# Task details:
This task is to restate all of the entries exactly.
::::::
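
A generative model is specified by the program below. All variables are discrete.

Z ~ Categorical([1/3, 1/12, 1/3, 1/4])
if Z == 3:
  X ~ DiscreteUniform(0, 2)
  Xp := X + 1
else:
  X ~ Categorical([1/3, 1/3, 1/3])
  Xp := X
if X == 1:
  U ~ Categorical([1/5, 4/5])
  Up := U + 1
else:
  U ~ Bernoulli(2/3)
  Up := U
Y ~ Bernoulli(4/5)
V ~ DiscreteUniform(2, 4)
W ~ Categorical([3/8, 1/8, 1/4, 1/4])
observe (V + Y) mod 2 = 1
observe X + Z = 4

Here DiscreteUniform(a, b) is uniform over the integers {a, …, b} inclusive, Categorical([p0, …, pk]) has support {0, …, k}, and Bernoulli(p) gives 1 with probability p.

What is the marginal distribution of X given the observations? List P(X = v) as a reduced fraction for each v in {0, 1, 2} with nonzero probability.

P(X=1) = 3/7, P(X=2) = 4/7

Enumerate traces; 48 have nonzero weight after conditioning:
  (Z=2, X=2, U=0, Y=0, V=3, W=0) weight 1/1080
  (Z=2, X=2, U=0, Y=0, V=3, W=1) weight 1/3240
  (Z=2, X=2, U=0, Y=0, V=3, W=2) weight 1/1620
  (Z=2, X=2, U=0, Y=0, V=3, W=3) weight 1/1620
  (Z=2, X=2, U=0, Y=1, V=2, W=0) weight 1/270
  (Z=2, X=2, U=0, Y=1, V=2, W=1) weight 1/810
  (Z=2, X=2, U=0, Y=1, V=2, W=2) weight 1/405
  (Z=2, X=2, U=0, Y=1, V=2, W=3) weight 1/405
  (Z=3, X=1, U=0, Y=0, V=3, W=0) weight 1/2400
  … 39 more
Group by X:
  weight(X=1) = 1/20
  weight(X=2) = 1/15
Total weight = 1/20 + 1/15 = 7/60
P(X=1 | obs) = 1/20 / 7/60 = 3/7
P(X=2 | obs) = 1/15 / 7/60 = 4/7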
::::::
# Response to this task:
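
A generative model is specified by the program below. All variables are discrete.

Z ~ Categorical([1/3, 1/12, 1/3, 1/4])
if Z == 3:
  X ~ DiscreteUniform(0, 2)
  Xp := X + 1
else:
  X ~ Categorical([1/3, 1/3, 1/3])
  Xp := X
if X == 1:
  U ~ Categorical([1/5, 4/5])
  Up := U + 1
else:
  U ~ Bernoulli(2/3)
  Up := U
Y ~ Bernoulli(4/5)
V ~ DiscreteUniform(2, 4)
W ~ Categorical([3/8, 1/8, 1/4, 1/4])
observe (V + Y) mod 2 = 1
observe X + Z = 4

Here DiscreteUniform(a, b) is uniform over the integers {a, …, b} inclusive, Categorical([p0, …, pk]) has support {0, …, k}, and Bernoulli(p) gives 1 with probability p.

What is the marginal distribution of X given the observations? List P(X = v) as a reduced fraction for each v in {0, 1, 2} with nonzero probability.

P(X=1) = 3/7, P(X=2) = 4/7

Enumerate traces; 48 have nonzero weight after conditioning:
  (Z=2, X=2, U=0, Y=0, V=3, W=0) weight 1/1080
  (Z=2, X=2, U=0, Y=0, V=3, W=1) weight 1/3240
  (Z=2, X=2, U=0, Y=0, V=3, W=2) weight 1/1620
  (Z=2, X=2, U=0, Y=0, V=3, W=3) weight 1/1620
  (Z=2, X=2, U=0, Y=1, V=2, W=0) weight 1/270
  (Z=2, X=2, U=0, Y=1, V=2, W=1) weight 1/810
  (Z=2, X=2, U=0, Y=1, V=2, W=2) weight 1/405
  (Z=2, X=2, U=0, Y=1, V=2, W=3) weight 1/405
  (Z=3, X=1, U=0, Y=0, V=3, W=0) weight 1/2400
  … 39 more
Group by X:
  weight(X=1) = 1/20
  weight(X=2) = 1/15
Total weight = 1/20 + 1/15 = 7/60
P(X=1 | obs) = 1/20 / 7/60 = 3/7
P(X=2 | obs) = 1/15 / 7/60 = 4/7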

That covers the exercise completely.